Collected data entries
------------------------
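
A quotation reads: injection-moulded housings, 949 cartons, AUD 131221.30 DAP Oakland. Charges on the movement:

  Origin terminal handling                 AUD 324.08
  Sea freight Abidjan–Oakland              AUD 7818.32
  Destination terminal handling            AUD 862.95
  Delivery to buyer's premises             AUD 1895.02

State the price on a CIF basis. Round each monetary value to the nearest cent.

CIF price: AUD 128463.33

Not relevant to the conversion: origin terminal, freight — on the seller under both DAP and CIF; already in the DAP price and stays in the CIF price.
From DAP to CIF, the seller no longer bears: destination terminal, delivery.
CIF price = 131221.30 − 862.95 − 1895.02 = 128463.33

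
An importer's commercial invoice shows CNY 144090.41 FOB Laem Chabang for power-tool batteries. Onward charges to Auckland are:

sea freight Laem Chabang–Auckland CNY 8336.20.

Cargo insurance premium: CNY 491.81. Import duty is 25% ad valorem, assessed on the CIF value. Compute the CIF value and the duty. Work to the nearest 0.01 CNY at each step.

CIF = FOB price + freight + insurance
CIF = 144090.41 + 8336.20 + 491.81 = 152918.42
Import duty = 152918.42 × 25% = 38229.61

CIF value: CNY 152918.42; import duty: CNY 38229.61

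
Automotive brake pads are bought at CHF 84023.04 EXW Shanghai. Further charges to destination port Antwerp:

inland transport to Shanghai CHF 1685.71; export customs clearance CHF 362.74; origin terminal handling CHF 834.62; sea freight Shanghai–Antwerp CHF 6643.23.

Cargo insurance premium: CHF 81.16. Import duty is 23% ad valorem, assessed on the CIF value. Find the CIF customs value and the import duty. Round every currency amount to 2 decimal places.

CIF value: CHF 93630.50; import duty: CHF 21535.02

CIF = EXW price + pre-shipment costs + freight + insurance
CIF = 84023.04 + 1685.71 + 362.74 + 834.62 + 6643.23 + 81.16 = 93630.50
Import duty = 93630.50 × 23% = 21535.02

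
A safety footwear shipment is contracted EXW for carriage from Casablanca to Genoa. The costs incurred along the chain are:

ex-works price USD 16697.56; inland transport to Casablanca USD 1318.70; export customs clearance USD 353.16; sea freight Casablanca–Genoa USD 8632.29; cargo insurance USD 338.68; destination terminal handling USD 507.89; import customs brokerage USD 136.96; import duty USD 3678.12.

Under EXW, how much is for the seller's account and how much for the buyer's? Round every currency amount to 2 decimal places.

EXW: the seller makes goods available at their premises; the buyer bears all onward costs.
Seller's account: goods 16697.56 = 16697.56
Buyer's account: inland to port 1318.70 + export clearance 353.16 + freight 8632.29 + insurance 338.68 + destination terminal 507.89 + brokerage 136.96 + duty 3678.12 = 14965.80

Seller: USD 16697.56; buyer: USD 14965.80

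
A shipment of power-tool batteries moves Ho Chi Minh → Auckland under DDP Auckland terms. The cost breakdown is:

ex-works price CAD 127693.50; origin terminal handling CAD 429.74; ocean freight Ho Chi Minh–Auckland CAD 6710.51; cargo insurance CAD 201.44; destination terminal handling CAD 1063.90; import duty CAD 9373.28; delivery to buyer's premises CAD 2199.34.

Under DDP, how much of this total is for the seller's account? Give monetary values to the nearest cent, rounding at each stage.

DDP: the seller bears all costs including import duty.
Seller's account: goods 127693.50 + origin terminal 429.74 + freight 6710.51 + insurance 201.44 + destination terminal 1063.90 + duty 9373.28 + delivery 2199.34 = 147671.71
Buyer's account: 0.00

Seller's account: CAD 147671.71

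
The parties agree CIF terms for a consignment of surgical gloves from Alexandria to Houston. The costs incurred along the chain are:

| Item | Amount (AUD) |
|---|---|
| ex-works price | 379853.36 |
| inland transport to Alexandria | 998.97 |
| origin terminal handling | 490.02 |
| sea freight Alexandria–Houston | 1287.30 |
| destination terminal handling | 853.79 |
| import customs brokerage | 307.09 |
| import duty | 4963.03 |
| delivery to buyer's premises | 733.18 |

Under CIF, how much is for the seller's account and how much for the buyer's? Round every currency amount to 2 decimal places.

CIF: the seller pays costs through ocean freight and marine insurance to the destination port.
Seller's account: goods 379853.36 + inland to port 998.97 + origin terminal 490.02 + freight 1287.30 = 382629.65
Buyer's account: destination terminal 853.79 + brokerage 307.09 + duty 4963.03 + delivery 733.18 = 6857.09

Seller: AUD 382629.65; buyer: AUD 6857.09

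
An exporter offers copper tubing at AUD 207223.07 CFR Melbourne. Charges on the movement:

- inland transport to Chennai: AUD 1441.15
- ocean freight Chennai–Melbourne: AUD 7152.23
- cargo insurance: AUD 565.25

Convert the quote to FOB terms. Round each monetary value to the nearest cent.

FOB price: AUD 200070.84

Not relevant to the conversion: inland to port — on the seller under both CFR and FOB; already in the CFR price and stays in the FOB price. insurance — on the buyer under both terms; not part of either seller's price.
From CFR to FOB, the seller no longer bears: freight.
FOB price = 207223.07 − 7152.23 = 200070.84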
------------------------
What the exercise asks: From the data above, return every line from the line that has "The parties agree" up to and including the line that has "premises | 733.18 |", exactly.

Completed task:
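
The parties agree CIF terms for a consignment of surgical gloves from Alexandria to Houston. The costs incurred along the chain are:

| Item | Amount (AUD) |
|---|---|
| ex-works price | 379853.36 |
| inland transport to Alexandria | 998.97 |
| origin terminal handling | 490.02 |
| sea freight Alexandria–Houston | 1287.30 |
| destination terminal handling | 853.79 |
| import customs brokerage | 307.09 |
| import duty | 4963.03 |
| delivery to buyer's premises | 733.18 |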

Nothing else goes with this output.